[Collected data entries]
----------------------------------------

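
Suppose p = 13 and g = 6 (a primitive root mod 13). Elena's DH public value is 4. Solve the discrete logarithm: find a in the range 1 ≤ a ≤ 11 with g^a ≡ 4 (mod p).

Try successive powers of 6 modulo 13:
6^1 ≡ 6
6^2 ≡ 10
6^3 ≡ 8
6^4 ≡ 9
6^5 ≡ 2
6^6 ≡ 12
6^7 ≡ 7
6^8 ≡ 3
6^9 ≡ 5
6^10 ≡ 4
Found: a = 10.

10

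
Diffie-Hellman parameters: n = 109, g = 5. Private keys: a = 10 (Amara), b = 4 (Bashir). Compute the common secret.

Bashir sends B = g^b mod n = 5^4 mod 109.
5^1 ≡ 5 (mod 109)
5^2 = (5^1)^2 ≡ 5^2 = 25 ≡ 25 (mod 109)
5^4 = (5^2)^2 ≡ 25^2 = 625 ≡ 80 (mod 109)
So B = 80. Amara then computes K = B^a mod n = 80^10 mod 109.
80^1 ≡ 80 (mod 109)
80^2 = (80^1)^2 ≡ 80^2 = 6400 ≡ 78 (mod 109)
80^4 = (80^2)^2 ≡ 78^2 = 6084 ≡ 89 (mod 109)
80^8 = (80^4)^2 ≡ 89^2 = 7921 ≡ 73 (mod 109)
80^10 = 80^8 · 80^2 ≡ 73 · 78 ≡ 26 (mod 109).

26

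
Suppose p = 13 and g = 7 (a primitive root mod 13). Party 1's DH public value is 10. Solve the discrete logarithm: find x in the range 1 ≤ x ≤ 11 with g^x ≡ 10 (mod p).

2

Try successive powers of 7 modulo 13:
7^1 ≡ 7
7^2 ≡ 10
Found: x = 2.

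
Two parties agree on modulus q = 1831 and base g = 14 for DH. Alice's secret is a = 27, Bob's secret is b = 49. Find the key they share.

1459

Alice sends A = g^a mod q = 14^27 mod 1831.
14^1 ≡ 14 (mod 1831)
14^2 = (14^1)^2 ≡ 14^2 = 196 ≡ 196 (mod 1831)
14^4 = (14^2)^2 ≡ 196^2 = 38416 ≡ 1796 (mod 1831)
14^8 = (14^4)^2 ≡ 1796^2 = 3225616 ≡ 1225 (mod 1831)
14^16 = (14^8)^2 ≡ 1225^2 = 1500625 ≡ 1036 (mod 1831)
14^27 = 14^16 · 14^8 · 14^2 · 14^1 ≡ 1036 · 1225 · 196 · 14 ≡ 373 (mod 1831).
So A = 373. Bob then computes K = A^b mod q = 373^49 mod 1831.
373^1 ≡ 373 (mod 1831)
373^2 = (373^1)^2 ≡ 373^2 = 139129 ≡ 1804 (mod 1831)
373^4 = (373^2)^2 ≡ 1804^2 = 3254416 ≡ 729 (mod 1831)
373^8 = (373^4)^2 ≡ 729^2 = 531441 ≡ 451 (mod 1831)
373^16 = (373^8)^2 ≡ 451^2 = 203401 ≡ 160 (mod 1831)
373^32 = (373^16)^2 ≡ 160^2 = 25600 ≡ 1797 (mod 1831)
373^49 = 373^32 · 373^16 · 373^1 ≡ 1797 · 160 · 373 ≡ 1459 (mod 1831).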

----------------------------------------

#### Problem to solve
Write out again every entry above, exactly as given.

#### Expected answer
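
Suppose p = 13 and g = 6 (a primitive root mod 13). Elena's DH public value is 4. Solve the discrete logarithm: find a in the range 1 ≤ a ≤ 11 with g^a ≡ 4 (mod p).

Try successive powers of 6 modulo 13:
6^1 ≡ 6
6^2 ≡ 10
6^3 ≡ 8
6^4 ≡ 9
6^5 ≡ 2
6^6 ≡ 12
6^7 ≡ 7
6^8 ≡ 3
6^9 ≡ 5
6^10 ≡ 4
Found: a = 10.

10

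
Diffie-Hellman parameters: n = 109, g = 5. Private keys: a = 10 (Amara), b = 4 (Bashir). Compute the common secret.

Bashir sends B = g^b mod n = 5^4 mod 109.
5^1 ≡ 5 (mod 109)
5^2 = (5^1)^2 ≡ 5^2 = 25 ≡ 25 (mod 109)
5^4 = (5^2)^2 ≡ 25^2 = 625 ≡ 80 (mod 109)
So B = 80. Amara then computes K = B^a mod n = 80^10 mod 109.
80^1 ≡ 80 (mod 109)
80^2 = (80^1)^2 ≡ 80^2 = 6400 ≡ 78 (mod 109)
80^4 = (80^2)^2 ≡ 78^2 = 6084 ≡ 89 (mod 109)
80^8 = (80^4)^2 ≡ 89^2 = 7921 ≡ 73 (mod 109)
80^10 = 80^8 · 80^2 ≡ 73 · 78 ≡ 26 (mod 109).

26

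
Suppose p = 13 and g = 7 (a primitive root mod 13). Party 1's DH public value is 10. Solve the discrete logarithm: find x in the range 1 ≤ x ≤ 11 with g^x ≡ 10 (mod p).

2

Try successive powers of 7 modulo 13:
7^1 ≡ 7
7^2 ≡ 10
Found: x = 2.

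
Two parties agree on modulus q = 1831 and base g = 14 for DH. Alice's secret is a = 27, Bob's secret is b = 49. Find the key they share.

1459

Alice sends A = g^a mod q = 14^27 mod 1831.
14^1 ≡ 14 (mod 1831)
14^2 = (14^1)^2 ≡ 14^2 = 196 ≡ 196 (mod 1831)
14^4 = (14^2)^2 ≡ 196^2 = 38416 ≡ 1796 (mod 1831)
14^8 = (14^4)^2 ≡ 1796^2 = 3225616 ≡ 1225 (mod 1831)
14^16 = (14^8)^2 ≡ 1225^2 = 1500625 ≡ 1036 (mod 1831)
14^27 = 14^16 · 14^8 · 14^2 · 14^1 ≡ 1036 · 1225 · 196 · 14 ≡ 373 (mod 1831).
So A = 373. Bob then computes K = A^b mod q = 373^49 mod 1831.
373^1 ≡ 373 (mod 1831)
373^2 = (373^1)^2 ≡ 373^2 = 139129 ≡ 1804 (mod 1831)
373^4 = (373^2)^2 ≡ 1804^2 = 3254416 ≡ 729 (mod 1831)
373^8 = (373^4)^2 ≡ 729^2 = 531441 ≡ 451 (mod 1831)
373^16 = (373^8)^2 ≡ 451^2 = 203401 ≡ 160 (mod 1831)
373^32 = (373^16)^2 ≡ 160^2 = 25600 ≡ 1797 (mod 1831)
373^49 = 373^32 · 373^16 · 373^1 ≡ 1797 · 160 · 373 ≡ 1459 (mod 1831).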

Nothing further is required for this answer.